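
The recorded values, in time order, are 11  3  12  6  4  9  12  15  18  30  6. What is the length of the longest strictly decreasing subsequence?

3

Let dp[i] be the longest strictly decreasing subsequence ending at i:
i:      1  2  3  4  5  6  7  8  9 10 11
a[i]:  11  3 12  6  4  9 12 15 18 30  6
dp:     1  2  1  2  3  2  1  1  1  1  3
Maximum is 3.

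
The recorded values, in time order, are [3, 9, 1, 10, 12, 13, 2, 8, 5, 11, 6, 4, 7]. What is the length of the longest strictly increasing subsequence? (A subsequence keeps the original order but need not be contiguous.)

5

Let dp[i] be the length of the longest such subsequence ending at index i:
i:      1  2  3  4  5  6  7  8  9 10 11 12 13
a[i]:   3  9  1 10 12 13  2  8  5 11  6  4  7
dp:     1  2  1  3  4  5  2  3  3  4  4  3  5
Maximum dp value is 5.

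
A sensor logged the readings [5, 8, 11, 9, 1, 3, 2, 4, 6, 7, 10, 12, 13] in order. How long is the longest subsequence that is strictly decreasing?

4

Negate each value so 'decreasing' becomes 'increasing', then run patience tails on the negated sequence:
-5 → extends → [-5]
-8 → replaces -5 → [-8]
-11 → replaces -8 → [-11]
-9 → extends → [-11, -9]
-1 → extends → [-11, -9, -1]
-3 → replaces -1 → [-11, -9, -3]
-2 → extends → [-11, -9, -3, -2]
-4 → replaces -3 → [-11, -9, -4, -2]
-6 → replaces -4 → [-11, -9, -6, -2]
-7 → replaces -6 → [-11, -9, -7, -2]
-10 → replaces -9 → [-11, -10, -7, -2]
-12 → replaces -11 → [-12, -10, -7, -2]
-13 → replaces -12 → [-13, -10, -7, -2]
Four tails, so the longest strictly decreasing subsequence of the original has length 4.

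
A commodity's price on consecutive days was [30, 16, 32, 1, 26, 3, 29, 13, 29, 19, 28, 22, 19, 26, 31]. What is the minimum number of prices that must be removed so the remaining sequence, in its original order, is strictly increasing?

Fewest deletions = n − (longest strictly increasing subsequence).
Patience tails:
30 → extends → [30]
16 → replaces 30 → [16]
32 → extends → [16, 32]
1 → replaces 16 → [1, 32]
26 → replaces 32 → [1, 26]
3 → replaces 26 → [1, 3]
29 → extends → [1, 3, 29]
13 → replaces 29 → [1, 3, 13]
29 → extends → [1, 3, 13, 29]
19 → replaces 29 → [1, 3, 13, 19]
28 → extends → [1, 3, 13, 19, 28]
22 → replaces 28 → [1, 3, 13, 19, 22]
19 → already a tail → [1, 3, 13, 19, 22]
26 → extends → [1, 3, 13, 19, 22, 26]
31 → extends → [1, 3, 13, 19, 22, 26, 31]
Longest strictly increasing subsequence has length 7, so deletions = 15 − 7 = 8.

8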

# Exercise details
Output all of the records above exactly as they appear.

# Answer
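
The recorded values, in time order, are 11  3  12  6  4  9  12  15  18  30  6. What is the length of the longest strictly decreasing subsequence?

3

Let dp[i] be the longest strictly decreasing subsequence ending at i:
i:      1  2  3  4  5  6  7  8  9 10 11
a[i]:  11  3 12  6  4  9 12 15 18 30  6
dp:     1  2  1  2  3  2  1  1  1  1  3
Maximum is 3.

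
The recorded values, in time order, are [3, 9, 1, 10, 12, 13, 2, 8, 5, 11, 6, 4, 7]. What is the length of the longest strictly increasing subsequence? (A subsequence keeps the original order but need not be contiguous.)

5

Let dp[i] be the length of the longest such subsequence ending at index i:
i:      1  2  3  4  5  6  7  8  9 10 11 12 13
a[i]:   3  9  1 10 12 13  2  8  5 11  6  4  7
dp:     1  2  1  3  4  5  2  3  3  4  4  3  5
Maximum dp value is 5.

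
A sensor logged the readings [5, 8, 11, 9, 1, 3, 2, 4, 6, 7, 10, 12, 13] in order. How long is the longest subsequence that is strictly decreasing?

4

Negate each value so 'decreasing' becomes 'increasing', then run patience tails on the negated sequence:
-5 → extends → [-5]
-8 → replaces -5 → [-8]
-11 → replaces -8 → [-11]
-9 → extends → [-11, -9]
-1 → extends → [-11, -9, -1]
-3 → replaces -1 → [-11, -9, -3]
-2 → extends → [-11, -9, -3, -2]
-4 → replaces -3 → [-11, -9, -4, -2]
-6 → replaces -4 → [-11, -9, -6, -2]
-7 → replaces -6 → [-11, -9, -7, -2]
-10 → replaces -9 → [-11, -10, -7, -2]
-12 → replaces -11 → [-12, -10, -7, -2]
-13 → replaces -12 → [-13, -10, -7, -2]
Four tails, so the longest strictly decreasing subsequence of the original has length 4.

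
A commodity's price on consecutive days was [30, 16, 32, 1, 26, 3, 29, 13, 29, 19, 28, 22, 19, 26, 31]. What is the minimum number of prices that must be removed so the remaining sequence, in its original order, is strictly increasing?

Fewest deletions = n − (longest strictly increasing subsequence).
Patience tails:
30 → extends → [30]
16 → replaces 30 → [16]
32 → extends → [16, 32]
1 → replaces 16 → [1, 32]
26 → replaces 32 → [1, 26]
3 → replaces 26 → [1, 3]
29 → extends → [1, 3, 29]
13 → replaces 29 → [1, 3, 13]
29 → extends → [1, 3, 13, 29]
19 → replaces 29 → [1, 3, 13, 19]
28 → extends → [1, 3, 13, 19, 28]
22 → replaces 28 → [1, 3, 13, 19, 22]
19 → already a tail → [1, 3, 13, 19, 22]
26 → extends → [1, 3, 13, 19, 22, 26]
31 → extends → [1, 3, 13, 19, 22, 26, 31]
Longest strictly increasing subsequence has length 7, so deletions = 15 − 7 = 8.

8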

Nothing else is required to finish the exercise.